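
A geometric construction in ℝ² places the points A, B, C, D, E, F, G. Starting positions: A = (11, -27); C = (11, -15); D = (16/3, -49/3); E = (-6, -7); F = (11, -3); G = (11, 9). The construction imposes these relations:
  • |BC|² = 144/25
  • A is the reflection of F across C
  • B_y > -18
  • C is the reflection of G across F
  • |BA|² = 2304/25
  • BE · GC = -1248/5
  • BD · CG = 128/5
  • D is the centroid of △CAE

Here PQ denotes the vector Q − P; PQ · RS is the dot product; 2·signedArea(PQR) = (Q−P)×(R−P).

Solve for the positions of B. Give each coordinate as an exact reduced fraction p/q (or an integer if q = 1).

1. B_y = -87/5  [BE · GC = -1248/5]
2. B_x = 11  [|BC|² = 144/25]
   → B = (11, -87/5)

B = (11, -87/5)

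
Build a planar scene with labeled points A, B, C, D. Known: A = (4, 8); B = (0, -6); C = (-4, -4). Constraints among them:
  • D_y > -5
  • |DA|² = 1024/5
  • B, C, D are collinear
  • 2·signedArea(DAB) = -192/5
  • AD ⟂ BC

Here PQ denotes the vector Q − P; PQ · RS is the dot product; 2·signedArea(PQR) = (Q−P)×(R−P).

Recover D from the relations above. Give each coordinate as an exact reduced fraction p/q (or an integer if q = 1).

D = (-12/5, -24/5)

1. D_x = -12/5  [B, C, D are collinear ∩ AD ⟂ BC]
2. D_y = -24/5  [B, C, D are collinear ∩ AD ⟂ BC]
   → D = (-12/5, -24/5)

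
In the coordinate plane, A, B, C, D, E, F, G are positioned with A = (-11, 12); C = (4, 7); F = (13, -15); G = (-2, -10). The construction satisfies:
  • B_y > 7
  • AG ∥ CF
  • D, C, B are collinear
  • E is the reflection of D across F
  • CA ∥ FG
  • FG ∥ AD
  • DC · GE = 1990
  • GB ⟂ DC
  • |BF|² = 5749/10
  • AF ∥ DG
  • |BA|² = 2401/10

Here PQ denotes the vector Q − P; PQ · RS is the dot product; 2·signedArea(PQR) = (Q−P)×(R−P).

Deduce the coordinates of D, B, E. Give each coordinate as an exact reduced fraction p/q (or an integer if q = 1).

B = (37/10, 71/10)
D = (-26, 17)
E = (52, -47)

1. D_x = -26  [AF ∥ DG ∩ FG ∥ AD]
2. D_y = 17  [AF ∥ DG ∩ FG ∥ AD]
   → D = (-26, 17)
3. B_x = 37/10  [D, C, B are collinear ∩ GB ⟂ DC]
4. B_y = 71/10  [D, C, B are collinear ∩ GB ⟂ DC]
   → B = (37/10, 71/10)
5. E_x = 52  [E is the reflection of D across F]
6. E_y = -47  [E is the reflection of D across F]
   → E = (52, -47)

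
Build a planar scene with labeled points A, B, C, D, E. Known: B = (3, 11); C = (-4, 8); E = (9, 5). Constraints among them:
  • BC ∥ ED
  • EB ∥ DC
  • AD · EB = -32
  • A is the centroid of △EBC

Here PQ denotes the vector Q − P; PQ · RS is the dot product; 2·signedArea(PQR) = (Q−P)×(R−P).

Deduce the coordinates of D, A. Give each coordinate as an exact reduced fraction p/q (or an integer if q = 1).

A = (8/3, 8)
D = (2, 2)

1. D_x = 2  [EB ∥ DC ∩ BC ∥ ED]
2. D_y = 2  [EB ∥ DC ∩ BC ∥ ED]
   → D = (2, 2)
3. A_x = 8/3  [A is the centroid of △EBC]
4. A_y = 8  [A is the centroid of △EBC]
   → A = (8/3, 8)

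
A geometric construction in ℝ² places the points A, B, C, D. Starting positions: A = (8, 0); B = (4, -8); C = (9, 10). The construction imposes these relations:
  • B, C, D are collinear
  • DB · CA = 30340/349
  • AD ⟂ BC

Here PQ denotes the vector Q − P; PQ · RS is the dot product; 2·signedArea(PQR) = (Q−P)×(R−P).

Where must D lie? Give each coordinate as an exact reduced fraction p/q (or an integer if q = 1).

D = (2216/349, 160/349)

1. D_x = 2216/349  [B, C, D are collinear ∩ AD ⟂ BC]
2. D_y = 160/349  [B, C, D are collinear ∩ AD ⟂ BC]
   → D = (2216/349, 160/349)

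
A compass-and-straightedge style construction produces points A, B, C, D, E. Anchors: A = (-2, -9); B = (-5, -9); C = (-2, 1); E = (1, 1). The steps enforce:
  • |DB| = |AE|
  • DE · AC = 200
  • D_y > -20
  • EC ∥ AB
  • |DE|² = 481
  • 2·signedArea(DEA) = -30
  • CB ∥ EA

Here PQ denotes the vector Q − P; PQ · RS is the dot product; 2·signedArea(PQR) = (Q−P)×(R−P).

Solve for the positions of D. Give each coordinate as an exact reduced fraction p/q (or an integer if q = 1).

1. D_x = -8  [2·signedArea(DEA) = -30 ∩ DE · AC = 200]
2. D_y = -19  [2·signedArea(DEA) = -30 ∩ DE · AC = 200]
   → D = (-8, -19)

D = (-8, -19)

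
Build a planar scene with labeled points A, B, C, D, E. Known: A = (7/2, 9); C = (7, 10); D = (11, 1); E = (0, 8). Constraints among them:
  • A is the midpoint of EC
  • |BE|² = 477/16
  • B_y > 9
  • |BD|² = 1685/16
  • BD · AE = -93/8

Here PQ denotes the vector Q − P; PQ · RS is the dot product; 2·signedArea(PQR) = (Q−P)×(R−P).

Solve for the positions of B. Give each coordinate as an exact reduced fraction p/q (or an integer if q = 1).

B = (21/4, 19/2)

1. B_x = 21/4  [line 7/2·x + 1·y + -223/8 = 0 ∩ |BE|² = 477/16]
2. B_y = 19/2  [line 7/2·x + 1·y + -223/8 = 0 ∩ |BE|² = 477/16]
   → B = (21/4, 19/2)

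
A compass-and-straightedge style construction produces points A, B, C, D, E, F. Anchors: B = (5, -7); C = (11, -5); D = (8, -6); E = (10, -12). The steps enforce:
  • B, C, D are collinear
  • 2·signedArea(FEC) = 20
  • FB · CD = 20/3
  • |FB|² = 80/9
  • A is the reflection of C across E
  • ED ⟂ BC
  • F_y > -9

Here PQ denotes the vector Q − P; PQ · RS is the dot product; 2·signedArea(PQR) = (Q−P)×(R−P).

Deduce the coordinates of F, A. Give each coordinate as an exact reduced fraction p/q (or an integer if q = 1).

1. F_x = 23/3  [2·signedArea(FEC) = 20 ∩ FB · CD = 20/3]
2. F_y = -25/3  [2·signedArea(FEC) = 20 ∩ FB · CD = 20/3]
   → F = (23/3, -25/3)
3. A_x = 9  [A is the reflection of C across E]
4. A_y = -19  [A is the reflection of C across E]
   → A = (9, -19)

A = (9, -19)
F = (23/3, -25/3)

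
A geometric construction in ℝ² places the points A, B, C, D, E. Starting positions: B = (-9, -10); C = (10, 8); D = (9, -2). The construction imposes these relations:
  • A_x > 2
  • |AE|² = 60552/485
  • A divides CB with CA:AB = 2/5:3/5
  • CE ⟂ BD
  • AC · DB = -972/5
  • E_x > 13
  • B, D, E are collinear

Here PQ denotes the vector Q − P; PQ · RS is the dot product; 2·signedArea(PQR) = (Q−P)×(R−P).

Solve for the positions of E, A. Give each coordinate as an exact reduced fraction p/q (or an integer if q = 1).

A = (12/5, 4/5)
E = (1314/97, 2/97)

1. E_x = 1314/97  [B, D, E are collinear ∩ CE ⟂ BD]
2. E_y = 2/97  [B, D, E are collinear ∩ CE ⟂ BD]
   → E = (1314/97, 2/97)
3. A_x = 12/5  [A divides CB with CA:AB = 2/5:3/5]
4. A_y = 4/5  [A divides CB with CA:AB = 2/5:3/5]
   → A = (12/5, 4/5)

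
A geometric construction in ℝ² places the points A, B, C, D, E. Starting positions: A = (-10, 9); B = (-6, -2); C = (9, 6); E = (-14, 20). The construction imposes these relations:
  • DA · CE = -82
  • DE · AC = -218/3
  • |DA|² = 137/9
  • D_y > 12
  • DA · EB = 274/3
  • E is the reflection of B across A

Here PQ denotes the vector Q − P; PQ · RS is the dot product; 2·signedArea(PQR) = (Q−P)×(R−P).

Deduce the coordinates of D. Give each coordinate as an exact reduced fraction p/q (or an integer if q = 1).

1. D_x = -34/3  [DE · AC = -218/3 ∩ DA · EB = 274/3]
2. D_y = 38/3  [DE · AC = -218/3 ∩ DA · EB = 274/3]
   → D = (-34/3, 38/3)

D = (-34/3, 38/3)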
+++
## What to work on
Begin with the first line of the listing and copy exactly through the line that contains "In the coordinate", please, keeping both ends and leaving out everything after.

## Solution
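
A geometric construction in ℝ² places the points A, B, C, D, E, F, G. Starting positions: A = (11, -27); C = (11, -15); D = (16/3, -49/3); E = (-6, -7); F = (11, -3); G = (11, 9). The construction imposes these relations:
  • |BC|² = 144/25
  • A is the reflection of F across C
  • B_y > -18
  • C is the reflection of G across F
  • |BA|² = 2304/25
  • BE · GC = -1248/5
  • BD · CG = 128/5
  • D is the centroid of △CAE

Here PQ denotes the vector Q − P; PQ · RS is the dot product; 2·signedArea(PQR) = (Q−P)×(R−P).

Solve for the positions of B. Give each coordinate as an exact reduced fraction p/q (or an integer if q = 1).

1. B_y = -87/5  [BE · GC = -1248/5]
2. B_x = 11  [|BC|² = 144/25]
   → B = (11, -87/5)

B = (11, -87/5)

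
Build a planar scene with labeled points A, B, C, D. Known: A = (4, 8); B = (0, -6); C = (-4, -4). Constraints among them:
  • D_y > -5
  • |DA|² = 1024/5
  • B, C, D are collinear
  • 2·signedArea(DAB) = -192/5
  • AD ⟂ BC

Here PQ denotes the vector Q − P; PQ · RS is the dot product; 2·signedArea(PQR) = (Q−P)×(R−P).

Recover D from the relations above. Give each coordinate as an exact reduced fraction p/q (or an integer if q = 1).

D = (-12/5, -24/5)

1. D_x = -12/5  [B, C, D are collinear ∩ AD ⟂ BC]
2. D_y = -24/5  [B, C, D are collinear ∩ AD ⟂ BC]
   → D = (-12/5, -24/5)

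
In the coordinate plane, A, B, C, D, E, F, G are positioned with A = (-11, 12); C = (4, 7); F = (13, -15); G = (-2, -10). The construction satisfies: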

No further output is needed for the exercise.